» ASSIGNMENT
Exactly the lines from the one with "In ℝ³: the planes" through the end of the records below are to be output, the first and last included, and no others.

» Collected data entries
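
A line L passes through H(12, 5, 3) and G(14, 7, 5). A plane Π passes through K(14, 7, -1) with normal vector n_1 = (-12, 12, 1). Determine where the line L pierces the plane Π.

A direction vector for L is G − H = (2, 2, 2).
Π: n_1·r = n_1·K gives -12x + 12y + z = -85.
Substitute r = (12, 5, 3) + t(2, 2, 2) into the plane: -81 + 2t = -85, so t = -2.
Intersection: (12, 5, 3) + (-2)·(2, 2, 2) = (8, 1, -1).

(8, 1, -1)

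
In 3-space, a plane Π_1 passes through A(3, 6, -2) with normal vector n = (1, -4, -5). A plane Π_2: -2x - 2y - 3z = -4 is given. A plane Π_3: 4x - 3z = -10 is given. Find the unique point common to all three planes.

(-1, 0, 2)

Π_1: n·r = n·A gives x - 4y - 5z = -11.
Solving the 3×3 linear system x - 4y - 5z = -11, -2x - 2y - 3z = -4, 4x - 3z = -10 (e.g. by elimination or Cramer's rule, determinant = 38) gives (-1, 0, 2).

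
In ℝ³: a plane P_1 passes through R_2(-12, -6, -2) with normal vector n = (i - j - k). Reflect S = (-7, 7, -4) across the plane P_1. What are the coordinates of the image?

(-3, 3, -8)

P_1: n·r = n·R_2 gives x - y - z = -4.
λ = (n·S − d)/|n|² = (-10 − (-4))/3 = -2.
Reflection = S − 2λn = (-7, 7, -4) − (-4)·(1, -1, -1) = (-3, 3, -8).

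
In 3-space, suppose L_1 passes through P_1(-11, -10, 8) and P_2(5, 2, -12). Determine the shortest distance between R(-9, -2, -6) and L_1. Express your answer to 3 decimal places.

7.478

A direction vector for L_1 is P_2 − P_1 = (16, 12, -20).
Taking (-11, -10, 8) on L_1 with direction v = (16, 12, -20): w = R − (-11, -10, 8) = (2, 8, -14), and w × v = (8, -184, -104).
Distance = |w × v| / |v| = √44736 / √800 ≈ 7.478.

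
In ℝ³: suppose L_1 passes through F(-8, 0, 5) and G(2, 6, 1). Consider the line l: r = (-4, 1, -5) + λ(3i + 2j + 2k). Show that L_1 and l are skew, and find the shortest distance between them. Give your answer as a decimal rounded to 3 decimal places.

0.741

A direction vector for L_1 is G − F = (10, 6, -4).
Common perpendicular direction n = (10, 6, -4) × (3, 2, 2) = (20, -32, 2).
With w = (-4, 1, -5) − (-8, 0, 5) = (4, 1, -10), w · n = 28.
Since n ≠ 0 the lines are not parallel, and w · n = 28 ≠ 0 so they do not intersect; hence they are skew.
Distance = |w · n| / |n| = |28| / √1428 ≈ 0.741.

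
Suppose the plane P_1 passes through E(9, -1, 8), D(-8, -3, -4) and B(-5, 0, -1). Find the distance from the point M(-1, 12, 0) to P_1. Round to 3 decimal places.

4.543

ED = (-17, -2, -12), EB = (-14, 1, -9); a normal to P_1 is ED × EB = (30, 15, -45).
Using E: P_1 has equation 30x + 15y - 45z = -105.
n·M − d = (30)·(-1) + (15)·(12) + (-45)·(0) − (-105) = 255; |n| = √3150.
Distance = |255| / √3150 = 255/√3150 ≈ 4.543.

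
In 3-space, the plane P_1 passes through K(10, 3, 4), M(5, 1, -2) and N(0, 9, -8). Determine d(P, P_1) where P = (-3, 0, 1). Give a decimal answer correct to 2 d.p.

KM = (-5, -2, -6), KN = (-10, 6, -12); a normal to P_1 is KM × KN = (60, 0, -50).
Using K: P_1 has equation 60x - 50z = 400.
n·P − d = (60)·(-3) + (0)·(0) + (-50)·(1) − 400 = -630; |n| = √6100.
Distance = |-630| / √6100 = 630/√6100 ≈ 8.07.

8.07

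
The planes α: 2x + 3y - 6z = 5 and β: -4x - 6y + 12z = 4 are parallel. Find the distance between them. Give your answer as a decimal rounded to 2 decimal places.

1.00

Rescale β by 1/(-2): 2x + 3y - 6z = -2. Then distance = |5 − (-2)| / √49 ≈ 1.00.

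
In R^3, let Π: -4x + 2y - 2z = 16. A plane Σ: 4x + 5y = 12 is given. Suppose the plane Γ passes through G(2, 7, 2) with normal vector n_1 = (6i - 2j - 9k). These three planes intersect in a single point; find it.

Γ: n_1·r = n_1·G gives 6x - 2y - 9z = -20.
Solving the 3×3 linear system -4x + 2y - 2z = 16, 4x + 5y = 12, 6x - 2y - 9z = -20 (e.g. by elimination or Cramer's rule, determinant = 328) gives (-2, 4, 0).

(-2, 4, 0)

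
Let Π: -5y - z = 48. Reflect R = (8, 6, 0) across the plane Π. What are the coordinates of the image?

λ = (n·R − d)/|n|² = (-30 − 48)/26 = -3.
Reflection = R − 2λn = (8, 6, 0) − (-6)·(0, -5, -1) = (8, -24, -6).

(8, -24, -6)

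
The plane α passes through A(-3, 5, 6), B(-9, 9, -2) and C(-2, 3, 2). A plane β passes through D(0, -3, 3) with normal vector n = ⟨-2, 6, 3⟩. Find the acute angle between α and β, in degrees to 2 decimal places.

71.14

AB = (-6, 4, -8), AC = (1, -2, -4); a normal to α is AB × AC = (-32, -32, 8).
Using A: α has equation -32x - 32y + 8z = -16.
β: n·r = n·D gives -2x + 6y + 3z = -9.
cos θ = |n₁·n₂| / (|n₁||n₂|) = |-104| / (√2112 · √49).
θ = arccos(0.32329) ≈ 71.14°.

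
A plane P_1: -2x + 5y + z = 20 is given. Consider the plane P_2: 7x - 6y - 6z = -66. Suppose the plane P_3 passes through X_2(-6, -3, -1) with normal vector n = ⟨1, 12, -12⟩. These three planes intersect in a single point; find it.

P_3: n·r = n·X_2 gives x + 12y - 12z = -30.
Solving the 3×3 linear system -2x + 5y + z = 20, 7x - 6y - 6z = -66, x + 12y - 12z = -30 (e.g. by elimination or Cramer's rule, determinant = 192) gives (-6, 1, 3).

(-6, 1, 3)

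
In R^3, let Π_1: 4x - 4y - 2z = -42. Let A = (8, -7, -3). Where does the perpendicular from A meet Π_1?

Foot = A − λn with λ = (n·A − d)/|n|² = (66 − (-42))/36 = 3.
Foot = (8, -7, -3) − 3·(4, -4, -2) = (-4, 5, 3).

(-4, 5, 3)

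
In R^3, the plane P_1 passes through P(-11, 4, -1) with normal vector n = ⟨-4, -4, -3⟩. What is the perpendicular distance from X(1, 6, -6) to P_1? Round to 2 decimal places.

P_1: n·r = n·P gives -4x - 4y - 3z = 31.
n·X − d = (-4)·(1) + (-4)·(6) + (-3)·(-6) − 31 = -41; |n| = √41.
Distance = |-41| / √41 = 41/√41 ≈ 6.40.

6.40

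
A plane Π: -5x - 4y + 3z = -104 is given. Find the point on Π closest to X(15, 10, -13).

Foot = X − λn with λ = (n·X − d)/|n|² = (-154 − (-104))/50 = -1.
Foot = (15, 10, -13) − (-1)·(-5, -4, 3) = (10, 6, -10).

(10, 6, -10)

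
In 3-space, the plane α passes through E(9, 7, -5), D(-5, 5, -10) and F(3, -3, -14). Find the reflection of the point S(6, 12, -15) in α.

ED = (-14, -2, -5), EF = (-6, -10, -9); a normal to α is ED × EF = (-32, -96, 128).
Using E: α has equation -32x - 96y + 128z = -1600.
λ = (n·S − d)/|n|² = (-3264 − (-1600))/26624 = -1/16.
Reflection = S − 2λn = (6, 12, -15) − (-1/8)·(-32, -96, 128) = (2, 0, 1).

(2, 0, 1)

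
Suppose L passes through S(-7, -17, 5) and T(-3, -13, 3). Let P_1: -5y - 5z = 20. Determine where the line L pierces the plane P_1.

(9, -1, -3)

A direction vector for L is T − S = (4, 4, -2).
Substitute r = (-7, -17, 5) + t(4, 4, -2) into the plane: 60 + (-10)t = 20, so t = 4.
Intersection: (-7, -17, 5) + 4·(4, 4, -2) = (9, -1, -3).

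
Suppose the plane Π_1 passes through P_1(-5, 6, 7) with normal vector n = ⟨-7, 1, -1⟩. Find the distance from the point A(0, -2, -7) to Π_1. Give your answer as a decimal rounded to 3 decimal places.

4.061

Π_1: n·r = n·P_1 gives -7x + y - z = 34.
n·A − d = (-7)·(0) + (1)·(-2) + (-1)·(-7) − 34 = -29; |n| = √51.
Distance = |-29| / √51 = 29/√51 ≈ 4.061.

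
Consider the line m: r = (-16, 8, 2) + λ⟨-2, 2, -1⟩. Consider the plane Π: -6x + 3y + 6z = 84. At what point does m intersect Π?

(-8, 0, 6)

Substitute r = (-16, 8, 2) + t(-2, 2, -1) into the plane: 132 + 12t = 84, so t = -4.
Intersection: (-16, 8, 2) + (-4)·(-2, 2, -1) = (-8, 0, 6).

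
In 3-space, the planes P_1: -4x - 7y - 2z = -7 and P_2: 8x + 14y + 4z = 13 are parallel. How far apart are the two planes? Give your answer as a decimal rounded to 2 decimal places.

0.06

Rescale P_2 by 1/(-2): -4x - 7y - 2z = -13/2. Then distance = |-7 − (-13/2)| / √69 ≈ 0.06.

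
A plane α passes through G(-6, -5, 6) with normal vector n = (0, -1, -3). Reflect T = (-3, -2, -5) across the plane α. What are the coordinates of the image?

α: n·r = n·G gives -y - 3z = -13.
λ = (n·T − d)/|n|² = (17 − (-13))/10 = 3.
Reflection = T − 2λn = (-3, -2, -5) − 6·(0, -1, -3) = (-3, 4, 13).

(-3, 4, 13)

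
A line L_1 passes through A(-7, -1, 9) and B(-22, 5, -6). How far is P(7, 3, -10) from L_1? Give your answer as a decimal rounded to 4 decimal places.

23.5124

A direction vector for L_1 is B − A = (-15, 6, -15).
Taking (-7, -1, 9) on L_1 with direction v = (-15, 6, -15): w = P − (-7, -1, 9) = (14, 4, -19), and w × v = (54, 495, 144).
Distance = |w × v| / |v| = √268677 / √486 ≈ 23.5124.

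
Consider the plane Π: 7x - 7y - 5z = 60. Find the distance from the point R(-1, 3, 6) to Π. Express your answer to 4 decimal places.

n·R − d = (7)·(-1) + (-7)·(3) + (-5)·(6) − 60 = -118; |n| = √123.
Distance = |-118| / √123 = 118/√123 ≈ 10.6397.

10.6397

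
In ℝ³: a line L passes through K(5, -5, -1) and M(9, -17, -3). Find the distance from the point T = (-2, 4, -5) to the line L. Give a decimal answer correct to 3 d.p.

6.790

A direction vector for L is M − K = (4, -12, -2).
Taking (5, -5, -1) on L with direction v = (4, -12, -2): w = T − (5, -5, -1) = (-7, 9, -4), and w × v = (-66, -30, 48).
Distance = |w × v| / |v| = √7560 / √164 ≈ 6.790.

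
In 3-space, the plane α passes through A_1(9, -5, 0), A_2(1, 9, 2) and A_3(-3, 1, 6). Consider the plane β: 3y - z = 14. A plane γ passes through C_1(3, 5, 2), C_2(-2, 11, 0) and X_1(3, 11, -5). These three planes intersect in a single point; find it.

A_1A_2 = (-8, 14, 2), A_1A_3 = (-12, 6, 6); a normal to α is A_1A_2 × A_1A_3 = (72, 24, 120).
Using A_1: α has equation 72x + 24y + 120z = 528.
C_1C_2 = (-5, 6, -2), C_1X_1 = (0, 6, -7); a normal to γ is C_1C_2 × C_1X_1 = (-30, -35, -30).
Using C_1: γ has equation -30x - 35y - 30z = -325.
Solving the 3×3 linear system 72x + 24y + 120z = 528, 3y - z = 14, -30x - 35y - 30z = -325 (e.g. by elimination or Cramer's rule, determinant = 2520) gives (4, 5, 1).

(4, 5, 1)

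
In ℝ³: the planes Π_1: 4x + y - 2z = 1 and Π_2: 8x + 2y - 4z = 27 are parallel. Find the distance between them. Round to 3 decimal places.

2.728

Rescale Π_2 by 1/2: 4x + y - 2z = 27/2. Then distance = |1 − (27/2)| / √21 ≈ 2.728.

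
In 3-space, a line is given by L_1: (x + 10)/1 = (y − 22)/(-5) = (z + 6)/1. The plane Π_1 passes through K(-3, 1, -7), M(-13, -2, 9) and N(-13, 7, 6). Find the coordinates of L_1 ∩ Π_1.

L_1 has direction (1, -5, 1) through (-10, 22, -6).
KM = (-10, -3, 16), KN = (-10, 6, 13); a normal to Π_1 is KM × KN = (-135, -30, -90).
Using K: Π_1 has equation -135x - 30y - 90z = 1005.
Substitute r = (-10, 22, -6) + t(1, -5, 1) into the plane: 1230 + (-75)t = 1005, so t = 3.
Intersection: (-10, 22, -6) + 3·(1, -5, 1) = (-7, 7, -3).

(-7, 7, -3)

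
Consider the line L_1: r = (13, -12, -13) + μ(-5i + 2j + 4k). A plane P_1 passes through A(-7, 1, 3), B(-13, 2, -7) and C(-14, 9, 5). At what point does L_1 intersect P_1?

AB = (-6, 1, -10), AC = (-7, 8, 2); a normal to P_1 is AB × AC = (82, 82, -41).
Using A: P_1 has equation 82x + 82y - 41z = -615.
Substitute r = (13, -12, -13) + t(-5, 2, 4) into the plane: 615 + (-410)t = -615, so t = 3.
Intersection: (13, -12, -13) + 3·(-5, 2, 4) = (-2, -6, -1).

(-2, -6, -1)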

» ANSWER FOR THIS EXERCISE
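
In ℝ³: the planes Π_1: 4x + y - 2z = 1 and Π_2: 8x + 2y - 4z = 27 are parallel. Find the distance between them. Round to 3 decimal places.

2.728

Rescale Π_2 by 1/2: 4x + y - 2z = 27/2. Then distance = |1 − (27/2)| / √21 ≈ 2.728.

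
In 3-space, a line is given by L_1: (x + 10)/1 = (y − 22)/(-5) = (z + 6)/1. The plane Π_1 passes through K(-3, 1, -7), M(-13, -2, 9) and N(-13, 7, 6). Find the coordinates of L_1 ∩ Π_1.

L_1 has direction (1, -5, 1) through (-10, 22, -6).
KM = (-10, -3, 16), KN = (-10, 6, 13); a normal to Π_1 is KM × KN = (-135, -30, -90).
Using K: Π_1 has equation -135x - 30y - 90z = 1005.
Substitute r = (-10, 22, -6) + t(1, -5, 1) into the plane: 1230 + (-75)t = 1005, so t = 3.
Intersection: (-10, 22, -6) + 3·(1, -5, 1) = (-7, 7, -3).

(-7, 7, -3)

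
Consider the line L_1: r = (13, -12, -13) + μ(-5i + 2j + 4k). A plane P_1 passes through A(-7, 1, 3), B(-13, 2, -7) and C(-14, 9, 5). At what point does L_1 intersect P_1?

AB = (-6, 1, -10), AC = (-7, 8, 2); a normal to P_1 is AB × AC = (82, 82, -41).
Using A: P_1 has equation 82x + 82y - 41z = -615.
Substitute r = (13, -12, -13) + t(-5, 2, 4) into the plane: 615 + (-410)t = -615, so t = 3.
Intersection: (13, -12, -13) + 3·(-5, 2, 4) = (-2, -6, -1).

(-2, -6, -1)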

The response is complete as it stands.